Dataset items
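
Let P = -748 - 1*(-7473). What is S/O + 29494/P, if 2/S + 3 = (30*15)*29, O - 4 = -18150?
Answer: 3491364955189/796074773475 ≈ 4.3857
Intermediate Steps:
O = -18146 (O = 4 - 18150 = -18146)
P = 6725 (P = -748 + 7473 = 6725)
S = 2/13047 (S = 2/(-3 + (30*15)*29) = 2/(-3 + 450*29) = 2/(-3 + 13050) = 2/13047 ≈ 0.00015329)
S/O + 29494/P = (2/13047)/(-18146) + 29494/6725 = (2/13047)*(-1/18146) + 29494*(1/6725) = -1/118375431 + 29494/6725 = 3491364955189/796074773475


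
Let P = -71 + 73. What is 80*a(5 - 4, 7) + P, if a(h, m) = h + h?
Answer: 162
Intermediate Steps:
a(h, m) = 2*h
P = 2
80*a(5 - 4, 7) + P = 80*(2*(5 - 4)) + 2 = 80*(2*1) + 2 = 80*2 + 2 = 160 + 2 = 162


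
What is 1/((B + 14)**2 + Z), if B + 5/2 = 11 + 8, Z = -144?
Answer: 4/3145 ≈ 0.0012719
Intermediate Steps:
B = 33/2 (B = -5/2 + (11 + 8) = -5/2 + 19 = 33/2 ≈ 16.500)
1/((B + 14)**2 + Z) = 1/((33/2 + 14)**2 - 144) = 1/((61/2)**2 - 144) = 1/(3721/4 - 144) = 1/(3145/4) = 4/3145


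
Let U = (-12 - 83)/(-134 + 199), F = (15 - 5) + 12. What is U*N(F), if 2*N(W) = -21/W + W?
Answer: -8797/572 ≈ -15.379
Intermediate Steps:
F = 22 (F = 10 + 12 = 22)
U = -19/13 (U = -95/65 = -95*1/65 = -19/13 ≈ -1.4615)
N(W) = W/2 - 21/(2*W) (N(W) = (-21/W + W)/2 = (W - 21/W)/2 = W/2 - 21/(2*W))
U*N(F) = -19*(-21 + 22²)/(26*22) = -19*(-21 + 484)/(26*22) = -19*463/(26*22) = -19/13*463/44 = -8797/572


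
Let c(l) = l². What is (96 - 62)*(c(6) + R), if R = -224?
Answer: -6392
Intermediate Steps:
(96 - 62)*(c(6) + R) = (96 - 62)*(6² - 224) = 34*(36 - 224) = 34*(-188) = -6392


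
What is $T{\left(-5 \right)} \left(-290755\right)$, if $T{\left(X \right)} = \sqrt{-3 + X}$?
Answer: $- 581510 i \sqrt{2} \approx - 8.2238 \cdot 10^{5} i$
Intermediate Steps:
$T{\left(-5 \right)} \left(-290755\right) = \sqrt{-3 - 5} \left(-290755\right) = \sqrt{-8} \left(-290755\right) = 2 i \sqrt{2} \left(-290755\right) = - 581510 i \sqrt{2}$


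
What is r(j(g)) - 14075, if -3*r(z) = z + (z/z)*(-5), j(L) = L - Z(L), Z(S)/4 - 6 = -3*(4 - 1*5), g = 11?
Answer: -14065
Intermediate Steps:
Z(S) = 36 (Z(S) = 24 + 4*(-3*(4 - 1*5)) = 24 + 4*(-3*(4 - 5)) = 24 + 4*(-3*(-1)) = 24 + 4*3 = 24 + 12 = 36)
j(L) = -36 + L (j(L) = L - 1*36 = L - 36 = -36 + L)
r(z) = 5/3 - z/3 (r(z) = -(z + (z/z)*(-5))/3 = -(z + 1*(-5))/3 = -(z - 5)/3 = -(-5 + z)/3 = 5/3 - z/3)
r(j(g)) - 14075 = (5/3 - (-36 + 11)/3) - 14075 = (5/3 - 1/3*(-25)) - 14075 = (5/3 + 25/3) - 14075 = 10 - 14075 = -14065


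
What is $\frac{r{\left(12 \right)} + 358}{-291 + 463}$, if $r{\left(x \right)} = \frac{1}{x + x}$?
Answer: $\frac{8593}{4128} \approx 2.0816$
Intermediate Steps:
$r{\left(x \right)} = \frac{1}{2 x}$
$\frac{r{\left(12 \right)} + 358}{-291 + 463} = \frac{\frac{1}{2 \cdot 12} + 358}{-291 + 463} = \frac{\frac{1}{2} \cdot \frac{1}{12} + 358}{172} = \left(\frac{1}{24} + 358\right) \frac{1}{172} = \frac{8593}{24} \cdot \frac{1}{172} = \frac{8593}{4128}$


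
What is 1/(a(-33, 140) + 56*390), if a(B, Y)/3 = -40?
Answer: 1/21720 ≈ 4.6041e-5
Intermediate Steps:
a(B, Y) = -120 (a(B, Y) = 3*(-40) = -120)
1/(a(-33, 140) + 56*390) = 1/(-120 + 56*390) = 1/(-120 + 21840) = 1/21720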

Problem requirements.
Looking back over the data above, restate word for word the lines that begin at the line with "Answer: -8797/572 ≈ -15.379" and end at the line with "Answer: $- 581510", inclusive.

Exercise answer.
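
Answer: -8797/572 ≈ -15.379
Intermediate Steps:
F = 22 (F = 10 + 12 = 22)
U = -19/13 (U = -95/65 = -95*1/65 = -19/13 ≈ -1.4615)
N(W) = W/2 - 21/(2*W) (N(W) = (-21/W + W)/2 = (W - 21/W)/2 = W/2 - 21/(2*W))
U*N(F) = -19*(-21 + 22²)/(26*22) = -19*(-21 + 484)/(26*22) = -19*463/(26*22) = -19/13*463/44 = -8797/572


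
Let c(l) = l². What is (96 - 62)*(c(6) + R), if R = -224?
Answer: -6392
Intermediate Steps:
(96 - 62)*(c(6) + R) = (96 - 62)*(6² - 224) = 34*(36 - 224) = 34*(-188) = -6392


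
What is $T{\left(-5 \right)} \left(-290755\right)$, if $T{\left(X \right)} = \sqrt{-3 + X}$?
Answer: $- 581510 i \sqrt{2} \approx - 8.2238 \cdot 10^{5} i$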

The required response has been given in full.